> _WORK ORDER_:
Would you repeat the whole listing exactly?

Segment Start: DATA RECORDS

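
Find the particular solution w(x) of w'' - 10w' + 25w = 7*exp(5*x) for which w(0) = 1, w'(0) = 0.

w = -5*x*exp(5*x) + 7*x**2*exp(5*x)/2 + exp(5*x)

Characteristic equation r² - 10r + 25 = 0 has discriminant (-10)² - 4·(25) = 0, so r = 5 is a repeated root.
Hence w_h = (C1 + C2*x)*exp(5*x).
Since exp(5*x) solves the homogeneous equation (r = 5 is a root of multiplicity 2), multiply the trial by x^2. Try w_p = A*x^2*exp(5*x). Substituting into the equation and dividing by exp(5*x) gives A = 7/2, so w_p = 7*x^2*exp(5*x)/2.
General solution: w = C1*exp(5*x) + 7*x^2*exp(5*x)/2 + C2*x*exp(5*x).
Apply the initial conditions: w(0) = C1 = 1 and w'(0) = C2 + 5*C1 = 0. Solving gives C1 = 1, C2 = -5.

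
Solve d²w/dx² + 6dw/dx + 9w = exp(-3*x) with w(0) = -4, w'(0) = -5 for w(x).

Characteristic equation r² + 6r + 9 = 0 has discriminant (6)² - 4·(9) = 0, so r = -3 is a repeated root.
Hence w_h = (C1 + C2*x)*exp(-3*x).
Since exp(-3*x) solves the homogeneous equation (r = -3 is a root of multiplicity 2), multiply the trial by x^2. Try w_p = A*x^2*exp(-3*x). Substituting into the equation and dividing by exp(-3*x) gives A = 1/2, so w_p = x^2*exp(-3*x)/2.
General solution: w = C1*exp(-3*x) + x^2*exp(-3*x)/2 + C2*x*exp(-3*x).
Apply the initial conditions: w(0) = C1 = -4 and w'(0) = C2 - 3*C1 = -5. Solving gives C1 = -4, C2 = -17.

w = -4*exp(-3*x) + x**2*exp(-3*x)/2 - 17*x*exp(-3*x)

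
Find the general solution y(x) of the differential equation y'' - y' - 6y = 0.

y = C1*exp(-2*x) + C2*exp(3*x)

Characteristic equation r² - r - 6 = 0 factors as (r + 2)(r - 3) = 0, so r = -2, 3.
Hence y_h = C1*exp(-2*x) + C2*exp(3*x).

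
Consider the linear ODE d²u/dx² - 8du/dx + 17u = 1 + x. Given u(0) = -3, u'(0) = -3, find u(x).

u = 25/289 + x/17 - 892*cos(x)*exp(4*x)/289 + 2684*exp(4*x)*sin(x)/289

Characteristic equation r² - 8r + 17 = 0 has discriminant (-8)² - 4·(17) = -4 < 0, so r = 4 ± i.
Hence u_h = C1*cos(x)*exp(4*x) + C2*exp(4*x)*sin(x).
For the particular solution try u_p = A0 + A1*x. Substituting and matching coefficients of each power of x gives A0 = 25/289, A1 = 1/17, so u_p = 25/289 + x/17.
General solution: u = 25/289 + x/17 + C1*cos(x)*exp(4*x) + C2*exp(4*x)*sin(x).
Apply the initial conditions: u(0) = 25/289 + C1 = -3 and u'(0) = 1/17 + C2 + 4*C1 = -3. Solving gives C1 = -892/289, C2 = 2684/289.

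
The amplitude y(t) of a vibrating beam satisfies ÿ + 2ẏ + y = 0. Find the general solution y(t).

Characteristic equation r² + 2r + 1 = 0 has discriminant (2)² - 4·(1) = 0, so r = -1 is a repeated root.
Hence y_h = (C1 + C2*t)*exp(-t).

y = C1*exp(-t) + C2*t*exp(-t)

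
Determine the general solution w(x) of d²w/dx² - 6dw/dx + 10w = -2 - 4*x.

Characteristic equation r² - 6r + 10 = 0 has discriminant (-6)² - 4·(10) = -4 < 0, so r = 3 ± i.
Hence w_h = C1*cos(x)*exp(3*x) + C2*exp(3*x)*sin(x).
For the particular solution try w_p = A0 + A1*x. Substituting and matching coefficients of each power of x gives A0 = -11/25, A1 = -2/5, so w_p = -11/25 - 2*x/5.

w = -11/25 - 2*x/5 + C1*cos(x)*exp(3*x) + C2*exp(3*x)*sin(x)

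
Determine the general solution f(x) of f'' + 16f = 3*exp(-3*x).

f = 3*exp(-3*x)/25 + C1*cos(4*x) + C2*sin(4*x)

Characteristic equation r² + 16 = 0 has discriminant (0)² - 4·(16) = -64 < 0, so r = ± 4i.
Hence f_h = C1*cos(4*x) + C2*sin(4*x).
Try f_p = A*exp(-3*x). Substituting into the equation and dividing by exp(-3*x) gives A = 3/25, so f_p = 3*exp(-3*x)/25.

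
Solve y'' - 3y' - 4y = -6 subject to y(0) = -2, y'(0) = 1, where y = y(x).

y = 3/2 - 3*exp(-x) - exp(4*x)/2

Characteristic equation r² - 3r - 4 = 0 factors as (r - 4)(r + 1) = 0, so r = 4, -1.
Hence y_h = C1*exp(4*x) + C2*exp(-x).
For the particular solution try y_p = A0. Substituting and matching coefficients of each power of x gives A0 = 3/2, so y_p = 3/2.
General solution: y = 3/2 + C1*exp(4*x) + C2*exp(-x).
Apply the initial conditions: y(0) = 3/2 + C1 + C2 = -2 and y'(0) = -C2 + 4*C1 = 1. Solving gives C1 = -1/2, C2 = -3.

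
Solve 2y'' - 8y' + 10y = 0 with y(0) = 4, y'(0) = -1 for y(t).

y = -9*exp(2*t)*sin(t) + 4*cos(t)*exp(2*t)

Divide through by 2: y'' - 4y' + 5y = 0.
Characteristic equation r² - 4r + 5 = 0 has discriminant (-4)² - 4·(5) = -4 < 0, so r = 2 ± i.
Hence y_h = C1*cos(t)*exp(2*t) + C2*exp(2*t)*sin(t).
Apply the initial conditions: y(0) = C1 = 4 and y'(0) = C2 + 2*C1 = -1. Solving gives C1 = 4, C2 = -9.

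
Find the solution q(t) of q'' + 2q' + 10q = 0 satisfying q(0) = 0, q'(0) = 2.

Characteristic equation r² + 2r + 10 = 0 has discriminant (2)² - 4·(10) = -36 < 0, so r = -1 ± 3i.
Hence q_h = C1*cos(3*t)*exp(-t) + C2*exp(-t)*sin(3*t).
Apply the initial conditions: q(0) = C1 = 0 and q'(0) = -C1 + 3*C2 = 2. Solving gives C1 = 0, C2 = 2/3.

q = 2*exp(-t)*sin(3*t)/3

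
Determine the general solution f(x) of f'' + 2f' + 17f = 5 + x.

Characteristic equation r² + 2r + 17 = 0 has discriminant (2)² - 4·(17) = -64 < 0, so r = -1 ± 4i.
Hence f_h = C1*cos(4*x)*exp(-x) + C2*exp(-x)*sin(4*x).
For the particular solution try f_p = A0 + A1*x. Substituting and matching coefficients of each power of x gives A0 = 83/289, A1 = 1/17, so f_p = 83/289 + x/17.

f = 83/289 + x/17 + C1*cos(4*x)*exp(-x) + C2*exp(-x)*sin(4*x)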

Segment End: DATA RECORDS

> _OUTPUT OF THE EXERCISE_:
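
Find the particular solution w(x) of w'' - 10w' + 25w = 7*exp(5*x) for which w(0) = 1, w'(0) = 0.

w = -5*x*exp(5*x) + 7*x**2*exp(5*x)/2 + exp(5*x)

Characteristic equation r² - 10r + 25 = 0 has discriminant (-10)² - 4·(25) = 0, so r = 5 is a repeated root.
Hence w_h = (C1 + C2*x)*exp(5*x).
Since exp(5*x) solves the homogeneous equation (r = 5 is a root of multiplicity 2), multiply the trial by x^2. Try w_p = A*x^2*exp(5*x). Substituting into the equation and dividing by exp(5*x) gives A = 7/2, so w_p = 7*x^2*exp(5*x)/2.
General solution: w = C1*exp(5*x) + 7*x^2*exp(5*x)/2 + C2*x*exp(5*x).
Apply the initial conditions: w(0) = C1 = 1 and w'(0) = C2 + 5*C1 = 0. Solving gives C1 = 1, C2 = -5.

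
Solve d²w/dx² + 6dw/dx + 9w = exp(-3*x) with w(0) = -4, w'(0) = -5 for w(x).

Characteristic equation r² + 6r + 9 = 0 has discriminant (6)² - 4·(9) = 0, so r = -3 is a repeated root.
Hence w_h = (C1 + C2*x)*exp(-3*x).
Since exp(-3*x) solves the homogeneous equation (r = -3 is a root of multiplicity 2), multiply the trial by x^2. Try w_p = A*x^2*exp(-3*x). Substituting into the equation and dividing by exp(-3*x) gives A = 1/2, so w_p = x^2*exp(-3*x)/2.
General solution: w = C1*exp(-3*x) + x^2*exp(-3*x)/2 + C2*x*exp(-3*x).
Apply the initial conditions: w(0) = C1 = -4 and w'(0) = C2 - 3*C1 = -5. Solving gives C1 = -4, C2 = -17.

w = -4*exp(-3*x) + x**2*exp(-3*x)/2 - 17*x*exp(-3*x)

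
Find the general solution y(x) of the differential equation y'' - y' - 6y = 0.

y = C1*exp(-2*x) + C2*exp(3*x)

Characteristic equation r² - r - 6 = 0 factors as (r + 2)(r - 3) = 0, so r = -2, 3.
Hence y_h = C1*exp(-2*x) + C2*exp(3*x).

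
Consider the linear ODE d²u/dx² - 8du/dx + 17u = 1 + x. Given u(0) = -3, u'(0) = -3, find u(x).

u = 25/289 + x/17 - 892*cos(x)*exp(4*x)/289 + 2684*exp(4*x)*sin(x)/289

Characteristic equation r² - 8r + 17 = 0 has discriminant (-8)² - 4·(17) = -4 < 0, so r = 4 ± i.
Hence u_h = C1*cos(x)*exp(4*x) + C2*exp(4*x)*sin(x).
For the particular solution try u_p = A0 + A1*x. Substituting and matching coefficients of each power of x gives A0 = 25/289, A1 = 1/17, so u_p = 25/289 + x/17.
General solution: u = 25/289 + x/17 + C1*cos(x)*exp(4*x) + C2*exp(4*x)*sin(x).
Apply the initial conditions: u(0) = 25/289 + C1 = -3 and u'(0) = 1/17 + C2 + 4*C1 = -3. Solving gives C1 = -892/289, C2 = 2684/289.

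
The amplitude y(t) of a vibrating beam satisfies ÿ + 2ẏ + y = 0. Find the general solution y(t).

Characteristic equation r² + 2r + 1 = 0 has discriminant (2)² - 4·(1) = 0, so r = -1 is a repeated root.
Hence y_h = (C1 + C2*t)*exp(-t).

y = C1*exp(-t) + C2*t*exp(-t)

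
Determine the general solution w(x) of d²w/dx² - 6dw/dx + 10w = -2 - 4*x.

Characteristic equation r² - 6r + 10 = 0 has discriminant (-6)² - 4·(10) = -4 < 0, so r = 3 ± i.
Hence w_h = C1*cos(x)*exp(3*x) + C2*exp(3*x)*sin(x).
For the particular solution try w_p = A0 + A1*x. Substituting and matching coefficients of each power of x gives A0 = -11/25, A1 = -2/5, so w_p = -11/25 - 2*x/5.

w = -11/25 - 2*x/5 + C1*cos(x)*exp(3*x) + C2*exp(3*x)*sin(x)

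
Determine the general solution f(x) of f'' + 16f = 3*exp(-3*x).

f = 3*exp(-3*x)/25 + C1*cos(4*x) + C2*sin(4*x)

Characteristic equation r² + 16 = 0 has discriminant (0)² - 4·(16) = -64 < 0, so r = ± 4i.
Hence f_h = C1*cos(4*x) + C2*sin(4*x).
Try f_p = A*exp(-3*x). Substituting into the equation and dividing by exp(-3*x) gives A = 3/25, so f_p = 3*exp(-3*x)/25.

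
Solve y'' - 3y' - 4y = -6 subject to y(0) = -2, y'(0) = 1, where y = y(x).

y = 3/2 - 3*exp(-x) - exp(4*x)/2

Characteristic equation r² - 3r - 4 = 0 factors as (r - 4)(r + 1) = 0, so r = 4, -1.
Hence y_h = C1*exp(4*x) + C2*exp(-x).
For the particular solution try y_p = A0. Substituting and matching coefficients of each power of x gives A0 = 3/2, so y_p = 3/2.
General solution: y = 3/2 + C1*exp(4*x) + C2*exp(-x).
Apply the initial conditions: y(0) = 3/2 + C1 + C2 = -2 and y'(0) = -C2 + 4*C1 = 1. Solving gives C1 = -1/2, C2 = -3.

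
Solve 2y'' - 8y' + 10y = 0 with y(0) = 4, y'(0) = -1 for y(t).

y = -9*exp(2*t)*sin(t) + 4*cos(t)*exp(2*t)

Divide through by 2: y'' - 4y' + 5y = 0.
Characteristic equation r² - 4r + 5 = 0 has discriminant (-4)² - 4·(5) = -4 < 0, so r = 2 ± i.
Hence y_h = C1*cos(t)*exp(2*t) + C2*exp(2*t)*sin(t).
Apply the initial conditions: y(0) = C1 = 4 and y'(0) = C2 + 2*C1 = -1. Solving gives C1 = 4, C2 = -9.

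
Find the solution q(t) of q'' + 2q' + 10q = 0 satisfying q(0) = 0, q'(0) = 2.

Characteristic equation r² + 2r + 10 = 0 has discriminant (2)² - 4·(10) = -36 < 0, so r = -1 ± 3i.
Hence q_h = C1*cos(3*t)*exp(-t) + C2*exp(-t)*sin(3*t).
Apply the initial conditions: q(0) = C1 = 0 and q'(0) = -C1 + 3*C2 = 2. Solving gives C1 = 0, C2 = 2/3.

q = 2*exp(-t)*sin(3*t)/3

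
Determine the general solution f(x) of f'' + 2f' + 17f = 5 + x.

Characteristic equation r² + 2r + 17 = 0 has discriminant (2)² - 4·(17) = -64 < 0, so r = -1 ± 4i.
Hence f_h = C1*cos(4*x)*exp(-x) + C2*exp(-x)*sin(4*x).
For the particular solution try f_p = A0 + A1*x. Substituting and matching coefficients of each power of x gives A0 = 83/289, A1 = 1/17, so f_p = 83/289 + x/17.

f = 83/289 + x/17 + C1*cos(4*x)*exp(-x) + C2*exp(-x)*sin(4*x)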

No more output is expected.